[Stored data entries]
★ ★ ★ ★

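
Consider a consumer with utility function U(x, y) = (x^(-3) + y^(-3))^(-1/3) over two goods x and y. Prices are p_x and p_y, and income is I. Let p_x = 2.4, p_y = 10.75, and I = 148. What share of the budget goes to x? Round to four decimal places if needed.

share on x = 0.2452

Substitute y = (y/x)·x into the budget: x* = I/(p_x + p_y·(y/x)).
Numerically y/x = 0.687386, so x* = 148/(2.4 + 10.75·0.687386) = 15.1184 and y* = 0.687386·15.1184 = 10.3922.
Expenditure on x: 2.4·15.1184 = 36.2841; share = 0.2452.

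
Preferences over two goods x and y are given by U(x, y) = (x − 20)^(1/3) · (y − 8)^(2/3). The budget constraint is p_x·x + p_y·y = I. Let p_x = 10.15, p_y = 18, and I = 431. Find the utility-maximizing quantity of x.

MRS = (1/2)·(y−8)/(x−20). Tangency with p_x/p_y gives y−8 = 2·(p_x/p_y)·(x−20).
Substituting into the budget: x* = 20 + 1/3·(I − 20·p_x − 8·p_y)/p_x, and y* = 8 + 2/3·(…)/p_y.
Discretionary income = 431 − 20·10.15 − 8·18 = 84; x* = 20 + 1/3·84/10.15 = 22.7586.

x* = 22.7586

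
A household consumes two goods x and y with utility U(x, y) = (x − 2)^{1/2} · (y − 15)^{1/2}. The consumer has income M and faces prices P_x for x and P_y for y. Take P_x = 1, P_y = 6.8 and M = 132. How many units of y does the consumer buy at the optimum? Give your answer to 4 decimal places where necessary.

y* = 17.0588

This is Cobb-Douglas in (x−2, y−15): tangency gives 0.5·P_y·(y−15) = 0.5·P_x·(x−2).
After buying the subsistence bundle (2, 15), a share 0.5 of the remaining income goes to x: x* = 2 + 0.5·(M − 2P_x − 15P_y)/P_x.
Discretionary income = 132 − 2·1 − 15·6.8 = 28; y* = 15 + 0.5·28/6.8 = 17.0588.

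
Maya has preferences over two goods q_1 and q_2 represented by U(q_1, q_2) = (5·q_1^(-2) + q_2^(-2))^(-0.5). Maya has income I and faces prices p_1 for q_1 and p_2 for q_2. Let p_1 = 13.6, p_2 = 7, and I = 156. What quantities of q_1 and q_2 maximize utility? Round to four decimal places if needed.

With the ratio pinned down, the budget gives q_1* = I/(p_1 + p_2·(q_2/q_1)) and q_2* = (q_2/q_1)·q_1*.
Numerically q_2/q_1 = 0.729721, so q_1* = 156/(13.6 + 7·0.729721) = 8.3387 and q_2* = 0.729721·8.3387 = 6.0849.

q_1* = 8.3387, q_2* = 6.0849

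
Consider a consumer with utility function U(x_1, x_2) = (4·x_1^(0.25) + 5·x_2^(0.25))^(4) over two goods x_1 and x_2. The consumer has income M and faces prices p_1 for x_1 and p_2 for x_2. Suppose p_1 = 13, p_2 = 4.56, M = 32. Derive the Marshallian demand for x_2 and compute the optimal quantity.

MRS = MU_x_1/MU_x_2 = (4/5)·(x_2/x_1)^(0.75). Set equal to p_1/p_2.
Solve for the ratio: x_2/x_1 = [(5/4)·p_1/p_2]^(4/3).
Substitute x_2 = (x_2/x_1)·x_1 into the budget: x_1* = M/(p_1 + p_2·(x_2/x_1)).
Numerically x_2/x_1 = 5.443163, so x_1* = 32/(13 + 4.56·5.443163) = 0.8461 and x_2* = 5.443163·0.8461 = 4.6054.

x_2* = 4.6054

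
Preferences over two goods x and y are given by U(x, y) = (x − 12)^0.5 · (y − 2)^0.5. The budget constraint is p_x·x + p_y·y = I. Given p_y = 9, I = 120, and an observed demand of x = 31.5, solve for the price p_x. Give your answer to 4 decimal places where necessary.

This is Cobb-Douglas in (x−12, y−2): tangency gives 0.5·p_y·(y−2) = 0.5·p_x·(x−12).
Substituting into the budget: x* = 12 + 0.5·(I − 12·p_x − 2·p_y)/p_x, and y* = 2 + 0.5·(…)/p_y.
Set x* = 31.5 in the demand function and solve for p_x: p_x = 2.

p_x = 2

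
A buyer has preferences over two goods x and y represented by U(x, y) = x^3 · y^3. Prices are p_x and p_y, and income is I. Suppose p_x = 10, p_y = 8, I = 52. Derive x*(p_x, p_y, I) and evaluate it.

x* = 2.6

At p_x=10, p_y=8, I=52: x* = 0.5·52/10 = 2.6.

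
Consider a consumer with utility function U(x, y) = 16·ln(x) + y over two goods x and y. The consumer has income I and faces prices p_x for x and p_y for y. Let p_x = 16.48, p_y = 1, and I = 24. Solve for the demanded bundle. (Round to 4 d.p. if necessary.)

x* = 0.9709, y* = 8

Set MRS = p_x/p_y: (16/x)/1 = p_x/p_y.
So x*(p_x,p_y) = 16·p_y/p_x, independent of income; and y* = (I − 16·p_y)/p_y.
At the given prices: x* = 16·1/16.48 = 0.9709, and y* = 8.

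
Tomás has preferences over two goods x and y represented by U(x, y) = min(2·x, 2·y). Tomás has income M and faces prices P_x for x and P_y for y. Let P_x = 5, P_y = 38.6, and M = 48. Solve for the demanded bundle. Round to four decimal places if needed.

x* = 1.1009, y* = 1.1009

With perfect complements, no substitution: consume in ratio x:y = 2:2.
Budget: P_x·x + P_y·x = M, so (2·P_x + 2·P_y)·x = 2·M.
Demand: x*(P_x,P_y,M) = 2·M/(2·P_x + 2·P_y), y* = 2·M/(2·P_x + 2·P_y).
Here 2·5 + 2·38.6 = 87.2, giving x* = 1.1009 and y* = 1.1009.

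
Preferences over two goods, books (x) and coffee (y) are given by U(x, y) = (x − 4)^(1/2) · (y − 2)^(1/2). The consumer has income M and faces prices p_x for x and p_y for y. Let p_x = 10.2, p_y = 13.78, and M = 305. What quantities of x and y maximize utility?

This is Cobb-Douglas in (x−4, y−2): tangency gives 0.5·p_y·(y−2) = 0.5·p_x·(x−4).
Substituting into the budget: x* = 4 + 0.5·(M − 4·p_x − 2·p_y)/p_x, and y* = 2 + 0.5·(…)/p_y.
Discretionary income = 305 − 4·10.2 − 2·13.78 = 236.64; x* = 4 + 0.5·236.64/10.2 = 15.6; y* = 2 + 0.5·236.64/13.78 = 10.5864.

x* = 15.6, y* = 10.5864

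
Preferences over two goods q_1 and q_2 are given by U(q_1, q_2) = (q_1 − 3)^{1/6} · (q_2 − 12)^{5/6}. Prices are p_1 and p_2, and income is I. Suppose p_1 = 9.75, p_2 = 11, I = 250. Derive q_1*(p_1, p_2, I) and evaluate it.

MRS = (1/5)·(q_2−12)/(q_1−3). Tangency with p_1/p_2 gives q_2−12 = 5·(p_1/p_2)·(q_1−3).
After buying the subsistence bundle (3, 12), a share 1/6 of the remaining income goes to q_1: q_1* = 3 + 1/6·(I − 3p_1 − 12p_2)/p_1.
Discretionary income = 250 − 3·9.75 − 12·11 = 88.75; q_1* = 3 + 1/6·88.75/9.75 = 4.5171.

q_1* = 4.5171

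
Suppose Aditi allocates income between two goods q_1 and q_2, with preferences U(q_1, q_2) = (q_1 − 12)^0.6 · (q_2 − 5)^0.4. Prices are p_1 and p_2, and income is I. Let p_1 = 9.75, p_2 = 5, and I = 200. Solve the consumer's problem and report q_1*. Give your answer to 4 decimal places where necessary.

q_1* = 15.5692

Discretionary income = 200 − 12·9.75 − 5·5 = 58; q_1* = 12 + 0.6·58/9.75 = 15.5692.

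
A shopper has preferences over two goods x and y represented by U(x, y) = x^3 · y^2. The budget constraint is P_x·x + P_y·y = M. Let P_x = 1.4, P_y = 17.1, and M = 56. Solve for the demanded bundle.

Demand: x*(P_x,P_y,M) = 0.6·M/P_x and y* = 0.4·M/P_y.
At P_x=1.4, P_y=17.1, M=56: x* = 0.6·56/1.4 = 24, y* = 1.3099.

x* = 24, y* = 1.3099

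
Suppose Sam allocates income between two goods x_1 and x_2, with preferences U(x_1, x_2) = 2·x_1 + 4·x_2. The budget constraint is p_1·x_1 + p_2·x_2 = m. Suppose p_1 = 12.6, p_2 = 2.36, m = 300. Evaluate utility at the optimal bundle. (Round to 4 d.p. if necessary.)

Perfect substitutes: compare marginal utility per dollar. 2/p_1 vs 4/p_2 → 0.1587 vs 1.6949.
x_2 gives more utility per dollar, so spend all income on x_2: x_2* = m/p_2, x_1* = 0.
Numerically: x_1* = 0, x_2* = 127.1186.
Utility at the optimum: U(0, 127.1186) = 508.4746.

V = 508.4746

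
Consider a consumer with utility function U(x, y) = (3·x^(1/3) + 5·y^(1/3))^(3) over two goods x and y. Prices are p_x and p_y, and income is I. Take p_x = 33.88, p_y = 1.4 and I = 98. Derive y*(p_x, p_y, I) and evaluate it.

From the CES first-order condition, (3/5)·(y/x)^(2/3) = p_x/p_y.
Solve for the ratio: y/x = [(5/3)·p_x/p_y]^(1.5).
With the ratio pinned down, the budget gives x* = I/(p_x + p_y·(y/x)) and y* = (y/x)·x*.
Numerically y/x = 256.151069, so x* = 98/(33.88 + 1.4·256.151069) = 0.2497 and y* = 256.151069·0.2497 = 63.9576.

y* = 63.9576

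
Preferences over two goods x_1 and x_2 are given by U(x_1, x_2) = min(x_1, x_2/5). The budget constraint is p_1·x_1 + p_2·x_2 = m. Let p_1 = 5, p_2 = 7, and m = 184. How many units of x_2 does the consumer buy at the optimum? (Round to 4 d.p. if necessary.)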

★ ★ ★ ★

◆ **What the exercise asks**
From the line that contains "Suppose Sam allocates" through the end of the records above, print every line exactly and nothing else.

◆ **Response to the exercise**
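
Suppose Sam allocates income between two goods x_1 and x_2, with preferences U(x_1, x_2) = 2·x_1 + 4·x_2. The budget constraint is p_1·x_1 + p_2·x_2 = m. Suppose p_1 = 12.6, p_2 = 2.36, m = 300. Evaluate utility at the optimal bundle. (Round to 4 d.p. if necessary.)

Perfect substitutes: compare marginal utility per dollar. 2/p_1 vs 4/p_2 → 0.1587 vs 1.6949.
x_2 gives more utility per dollar, so spend all income on x_2: x_2* = m/p_2, x_1* = 0.
Numerically: x_1* = 0, x_2* = 127.1186.
Utility at the optimum: U(0, 127.1186) = 508.4746.

V = 508.4746

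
Consider a consumer with utility function U(x, y) = (3·x^(1/3) + 5·y^(1/3))^(3) over two goods x and y. Prices are p_x and p_y, and income is I. Take p_x = 33.88, p_y = 1.4 and I = 98. Derive y*(p_x, p_y, I) and evaluate it.

From the CES first-order condition, (3/5)·(y/x)^(2/3) = p_x/p_y.
Solve for the ratio: y/x = [(5/3)·p_x/p_y]^(1.5).
With the ratio pinned down, the budget gives x* = I/(p_x + p_y·(y/x)) and y* = (y/x)·x*.
Numerically y/x = 256.151069, so x* = 98/(33.88 + 1.4·256.151069) = 0.2497 and y* = 256.151069·0.2497 = 63.9576.

y* = 63.9576

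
Preferences over two goods x_1 and x_2 are given by U(x_1, x_2) = min(x_1, x_2/5). The budget constraint is p_1·x_1 + p_2·x_2 = m. Let p_1 = 5, p_2 = 7, and m = 184. How many units of x_2 does the consumer buy at the optimum? (Round to 4 d.p. if necessary.)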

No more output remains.